Supplied information —
- Opening Delimiter -

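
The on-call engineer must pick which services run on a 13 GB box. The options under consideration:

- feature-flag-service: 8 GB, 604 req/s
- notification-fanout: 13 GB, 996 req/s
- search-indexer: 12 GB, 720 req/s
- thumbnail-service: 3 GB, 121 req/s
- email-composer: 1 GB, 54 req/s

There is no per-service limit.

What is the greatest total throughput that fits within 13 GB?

Ranking by ratio (throughput/GB): notification-fanout 76.62, feature-flag-service 75.50, search-indexer 60.00.
The ratio ordering already packs tightly: notification-fanout, 13 GB, 996.

996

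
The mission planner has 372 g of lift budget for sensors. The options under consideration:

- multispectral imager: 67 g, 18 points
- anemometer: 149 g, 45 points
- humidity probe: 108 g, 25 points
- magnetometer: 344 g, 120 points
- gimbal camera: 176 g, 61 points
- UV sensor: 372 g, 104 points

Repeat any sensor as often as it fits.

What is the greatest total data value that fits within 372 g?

122

Taking the top-ratio sensors first gives magnetometer for 120 (344 g).
The 344 g tied up in magnetometer is better spent on 2×gimbal camera — total rises to 122 (352 g).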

- Closing Delimiter -

Your task — Beginning with the line containing "- notification-fanout: 13 GB, 996 req/s", repeat each line of the listing above, exactly, through the last one, and stop there.

Response to this task —
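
- notification-fanout: 13 GB, 996 req/s
- search-indexer: 12 GB, 720 req/s
- thumbnail-service: 3 GB, 121 req/s
- email-composer: 1 GB, 54 req/s

There is no per-service limit.

What is the greatest total throughput that fits within 13 GB?

Ranking by ratio (throughput/GB): notification-fanout 76.62, feature-flag-service 75.50, search-indexer 60.00.
The ratio ordering already packs tightly: notification-fanout, 13 GB, 996.

996

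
The mission planner has 372 g of lift budget for sensors. The options under consideration:

- multispectral imager: 67 g, 18 points
- anemometer: 149 g, 45 points
- humidity probe: 108 g, 25 points
- magnetometer: 344 g, 120 points
- gimbal camera: 176 g, 61 points
- UV sensor: 372 g, 104 points

Repeat any sensor as often as it fits.

What is the greatest total data value that fits within 372 g?

122

Taking the top-ratio sensors first gives magnetometer for 120 (344 g).
The 344 g tied up in magnetometer is better spent on 2×gimbal camera — total rises to 122 (352 g).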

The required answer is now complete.